■ What is expected
What is needed is every line, exactly as given, from the line containing "Consider a photon from a synchrotron" through the end of the data below.

----- Data section

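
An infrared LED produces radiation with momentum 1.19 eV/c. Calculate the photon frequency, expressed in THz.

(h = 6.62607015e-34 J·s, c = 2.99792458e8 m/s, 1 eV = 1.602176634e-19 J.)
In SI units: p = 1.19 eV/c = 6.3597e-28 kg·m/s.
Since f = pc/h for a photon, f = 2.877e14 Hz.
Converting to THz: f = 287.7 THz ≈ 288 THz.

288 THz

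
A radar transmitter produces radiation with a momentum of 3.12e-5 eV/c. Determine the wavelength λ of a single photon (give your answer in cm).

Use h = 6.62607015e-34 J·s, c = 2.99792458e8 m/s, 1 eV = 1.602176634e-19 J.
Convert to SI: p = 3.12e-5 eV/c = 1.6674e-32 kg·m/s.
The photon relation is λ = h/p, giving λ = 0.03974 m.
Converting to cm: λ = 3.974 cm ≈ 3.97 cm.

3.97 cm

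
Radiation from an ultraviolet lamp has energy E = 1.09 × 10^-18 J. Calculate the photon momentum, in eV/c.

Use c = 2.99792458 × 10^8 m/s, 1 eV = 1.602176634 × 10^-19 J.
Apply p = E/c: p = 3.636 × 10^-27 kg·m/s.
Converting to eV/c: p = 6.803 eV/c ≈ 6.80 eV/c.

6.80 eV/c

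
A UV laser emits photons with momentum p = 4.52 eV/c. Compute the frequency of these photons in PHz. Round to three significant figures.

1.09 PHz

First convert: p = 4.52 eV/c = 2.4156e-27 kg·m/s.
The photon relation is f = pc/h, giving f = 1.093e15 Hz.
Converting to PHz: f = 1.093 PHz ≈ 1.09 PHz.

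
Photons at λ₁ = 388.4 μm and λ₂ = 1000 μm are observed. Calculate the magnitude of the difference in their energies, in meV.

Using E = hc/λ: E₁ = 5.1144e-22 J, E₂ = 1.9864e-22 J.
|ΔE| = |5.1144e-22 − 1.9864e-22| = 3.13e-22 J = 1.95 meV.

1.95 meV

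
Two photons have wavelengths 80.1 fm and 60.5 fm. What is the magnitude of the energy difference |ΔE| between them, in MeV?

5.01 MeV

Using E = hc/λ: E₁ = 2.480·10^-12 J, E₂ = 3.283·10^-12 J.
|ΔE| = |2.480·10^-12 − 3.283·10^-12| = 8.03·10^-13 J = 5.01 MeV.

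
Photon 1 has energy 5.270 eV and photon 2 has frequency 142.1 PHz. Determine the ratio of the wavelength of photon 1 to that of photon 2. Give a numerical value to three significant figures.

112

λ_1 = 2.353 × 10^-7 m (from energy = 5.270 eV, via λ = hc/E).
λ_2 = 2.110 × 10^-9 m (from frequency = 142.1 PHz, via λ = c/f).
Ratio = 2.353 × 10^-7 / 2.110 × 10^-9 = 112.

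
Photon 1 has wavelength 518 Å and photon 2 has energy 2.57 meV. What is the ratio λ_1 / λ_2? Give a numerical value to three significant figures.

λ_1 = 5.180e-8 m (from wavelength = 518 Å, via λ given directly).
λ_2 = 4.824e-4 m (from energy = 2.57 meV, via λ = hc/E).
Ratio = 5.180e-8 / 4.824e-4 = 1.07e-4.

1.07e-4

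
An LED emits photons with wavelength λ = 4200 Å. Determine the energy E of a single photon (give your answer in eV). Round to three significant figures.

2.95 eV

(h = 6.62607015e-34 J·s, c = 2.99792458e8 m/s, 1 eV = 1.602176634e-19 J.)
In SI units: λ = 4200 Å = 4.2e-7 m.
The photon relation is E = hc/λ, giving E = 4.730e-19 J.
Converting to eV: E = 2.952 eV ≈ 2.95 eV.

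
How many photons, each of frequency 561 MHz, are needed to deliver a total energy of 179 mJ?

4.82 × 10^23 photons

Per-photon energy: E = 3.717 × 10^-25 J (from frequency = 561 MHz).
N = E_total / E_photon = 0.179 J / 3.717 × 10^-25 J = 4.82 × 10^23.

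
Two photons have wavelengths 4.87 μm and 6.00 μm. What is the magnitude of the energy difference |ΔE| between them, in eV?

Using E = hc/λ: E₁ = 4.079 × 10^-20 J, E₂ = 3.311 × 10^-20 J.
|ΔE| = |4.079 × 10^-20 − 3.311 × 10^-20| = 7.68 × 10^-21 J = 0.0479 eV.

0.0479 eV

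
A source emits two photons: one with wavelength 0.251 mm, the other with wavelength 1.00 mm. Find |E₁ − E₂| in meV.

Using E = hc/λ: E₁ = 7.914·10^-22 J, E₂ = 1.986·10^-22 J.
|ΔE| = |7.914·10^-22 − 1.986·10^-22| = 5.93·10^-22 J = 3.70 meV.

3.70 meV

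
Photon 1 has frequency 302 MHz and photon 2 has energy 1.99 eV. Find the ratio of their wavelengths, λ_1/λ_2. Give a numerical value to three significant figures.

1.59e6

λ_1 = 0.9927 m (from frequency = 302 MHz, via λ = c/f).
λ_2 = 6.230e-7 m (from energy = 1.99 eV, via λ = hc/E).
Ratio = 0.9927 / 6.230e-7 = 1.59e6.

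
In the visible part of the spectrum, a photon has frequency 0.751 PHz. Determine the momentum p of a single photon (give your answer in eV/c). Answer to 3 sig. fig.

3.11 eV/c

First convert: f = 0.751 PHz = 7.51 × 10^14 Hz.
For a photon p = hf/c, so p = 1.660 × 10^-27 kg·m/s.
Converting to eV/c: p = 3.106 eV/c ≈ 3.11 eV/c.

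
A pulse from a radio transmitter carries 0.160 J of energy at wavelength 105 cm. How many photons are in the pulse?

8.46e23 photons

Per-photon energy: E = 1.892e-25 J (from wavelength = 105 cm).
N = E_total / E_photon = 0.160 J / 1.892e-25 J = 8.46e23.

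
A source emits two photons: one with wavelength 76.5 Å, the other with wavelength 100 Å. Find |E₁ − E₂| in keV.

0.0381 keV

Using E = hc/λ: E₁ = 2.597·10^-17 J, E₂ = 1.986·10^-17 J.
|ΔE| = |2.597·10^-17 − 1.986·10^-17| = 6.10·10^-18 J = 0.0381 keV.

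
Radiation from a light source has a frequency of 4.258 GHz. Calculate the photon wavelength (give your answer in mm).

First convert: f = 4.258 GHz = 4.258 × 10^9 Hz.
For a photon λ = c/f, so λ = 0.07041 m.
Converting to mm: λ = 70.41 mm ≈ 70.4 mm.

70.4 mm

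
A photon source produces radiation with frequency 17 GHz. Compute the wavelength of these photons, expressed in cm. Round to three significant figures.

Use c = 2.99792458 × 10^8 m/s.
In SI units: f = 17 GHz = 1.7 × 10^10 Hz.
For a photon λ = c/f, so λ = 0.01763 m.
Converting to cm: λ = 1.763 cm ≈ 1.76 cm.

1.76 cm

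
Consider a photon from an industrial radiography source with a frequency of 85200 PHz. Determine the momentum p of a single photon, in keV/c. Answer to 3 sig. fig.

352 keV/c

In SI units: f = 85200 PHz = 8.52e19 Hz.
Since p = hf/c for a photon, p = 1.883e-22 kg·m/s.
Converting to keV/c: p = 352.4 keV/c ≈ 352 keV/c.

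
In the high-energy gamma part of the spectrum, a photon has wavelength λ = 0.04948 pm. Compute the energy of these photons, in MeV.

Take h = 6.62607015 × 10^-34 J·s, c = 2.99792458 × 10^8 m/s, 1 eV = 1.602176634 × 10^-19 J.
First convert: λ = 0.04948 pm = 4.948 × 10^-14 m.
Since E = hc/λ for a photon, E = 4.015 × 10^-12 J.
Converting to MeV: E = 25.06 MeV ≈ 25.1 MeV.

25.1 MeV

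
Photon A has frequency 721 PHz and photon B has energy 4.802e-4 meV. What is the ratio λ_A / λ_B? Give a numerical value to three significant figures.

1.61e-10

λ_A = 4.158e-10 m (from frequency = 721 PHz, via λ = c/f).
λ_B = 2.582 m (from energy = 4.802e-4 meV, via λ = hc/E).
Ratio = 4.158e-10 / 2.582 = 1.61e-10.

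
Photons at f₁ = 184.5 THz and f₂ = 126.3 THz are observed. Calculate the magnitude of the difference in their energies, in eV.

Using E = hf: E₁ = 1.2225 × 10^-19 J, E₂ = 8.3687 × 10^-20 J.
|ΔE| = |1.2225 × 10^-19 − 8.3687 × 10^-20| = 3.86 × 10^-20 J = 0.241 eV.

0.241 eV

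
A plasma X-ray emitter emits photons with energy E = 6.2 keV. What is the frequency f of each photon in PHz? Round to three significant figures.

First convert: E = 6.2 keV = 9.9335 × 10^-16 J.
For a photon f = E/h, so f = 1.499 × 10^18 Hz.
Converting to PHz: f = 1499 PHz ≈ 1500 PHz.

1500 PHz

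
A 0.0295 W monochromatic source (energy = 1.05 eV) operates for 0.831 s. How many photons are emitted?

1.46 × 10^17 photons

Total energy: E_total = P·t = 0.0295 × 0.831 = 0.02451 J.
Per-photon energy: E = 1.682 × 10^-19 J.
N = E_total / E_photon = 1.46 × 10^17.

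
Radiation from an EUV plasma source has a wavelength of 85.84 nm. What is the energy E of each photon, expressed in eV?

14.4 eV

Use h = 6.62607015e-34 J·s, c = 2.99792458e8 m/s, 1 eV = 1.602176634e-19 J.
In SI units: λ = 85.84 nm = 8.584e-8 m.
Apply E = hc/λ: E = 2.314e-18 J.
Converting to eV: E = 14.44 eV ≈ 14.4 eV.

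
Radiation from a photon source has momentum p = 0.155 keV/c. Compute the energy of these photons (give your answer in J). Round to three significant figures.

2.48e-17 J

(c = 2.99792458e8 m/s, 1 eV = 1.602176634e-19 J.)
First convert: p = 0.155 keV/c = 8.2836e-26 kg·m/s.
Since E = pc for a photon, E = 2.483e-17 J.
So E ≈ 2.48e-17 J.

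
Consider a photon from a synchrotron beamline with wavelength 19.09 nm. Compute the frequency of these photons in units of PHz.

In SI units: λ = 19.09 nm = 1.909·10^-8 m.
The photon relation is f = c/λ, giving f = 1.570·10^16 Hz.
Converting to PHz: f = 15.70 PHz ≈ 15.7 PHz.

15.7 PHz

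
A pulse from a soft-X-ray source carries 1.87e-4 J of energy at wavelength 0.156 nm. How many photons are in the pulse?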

----------

■ Task answer
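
Consider a photon from a synchrotron beamline with wavelength 19.09 nm. Compute the frequency of these photons in units of PHz.

In SI units: λ = 19.09 nm = 1.909·10^-8 m.
The photon relation is f = c/λ, giving f = 1.570·10^16 Hz.
Converting to PHz: f = 15.70 PHz ≈ 15.7 PHz.

15.7 PHz

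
A pulse from a soft-X-ray source carries 1.87e-4 J of energy at wavelength 0.156 nm. How many photons are in the pulse?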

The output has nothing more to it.